Records shown:
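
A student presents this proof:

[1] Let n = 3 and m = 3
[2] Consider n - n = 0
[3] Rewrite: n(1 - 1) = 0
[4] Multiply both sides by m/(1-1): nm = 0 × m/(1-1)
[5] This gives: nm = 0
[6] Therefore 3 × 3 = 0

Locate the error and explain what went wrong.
Step 4: Multiply both sides by m/(1-1): nm = 0 × m/(1-1)

Step 4 multiplies both sides by m/(1-1). However, 1-1 = 0, so this is multiplication by m/0, which is undefined. We cannot multiply by an undefined expression.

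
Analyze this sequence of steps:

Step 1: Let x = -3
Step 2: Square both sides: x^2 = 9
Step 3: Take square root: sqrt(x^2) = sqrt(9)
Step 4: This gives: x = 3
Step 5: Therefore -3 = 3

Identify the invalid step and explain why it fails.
Step 4: This gives: x = 3

Step 4 incorrectly states that sqrt(x^2) = x. The correct identity is sqrt(x^2) = |x|. Since x = -3 < 0, we have sqrt(x^2) = |-3| = 3, not x = -3.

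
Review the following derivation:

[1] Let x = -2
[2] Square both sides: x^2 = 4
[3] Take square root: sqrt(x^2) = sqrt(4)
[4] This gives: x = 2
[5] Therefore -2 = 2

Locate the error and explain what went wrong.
Step 4: This gives: x = 2

Step 4 incorrectly states that sqrt(x^2) = x. The correct identity is sqrt(x^2) = |x|. Since x = -2 < 0, we have sqrt(x^2) = |-2| = 2, not x = -2.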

Exercise instructions:
The expected output is exactly the lines of the listing above between the line holding "Identify the invalid" and the line holding "[2] Square both sides: x^2 = 4", inclusive.

Answer section:
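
Identify the invalid step and explain why it fails.
Step 4: This gives: x = 3

Step 4 incorrectly states that sqrt(x^2) = x. The correct identity is sqrt(x^2) = |x|. Since x = -3 < 0, we have sqrt(x^2) = |-3| = 3, not x = -3.

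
Review the following derivation:

[1] Let x = -2
[2] Square both sides: x^2 = 4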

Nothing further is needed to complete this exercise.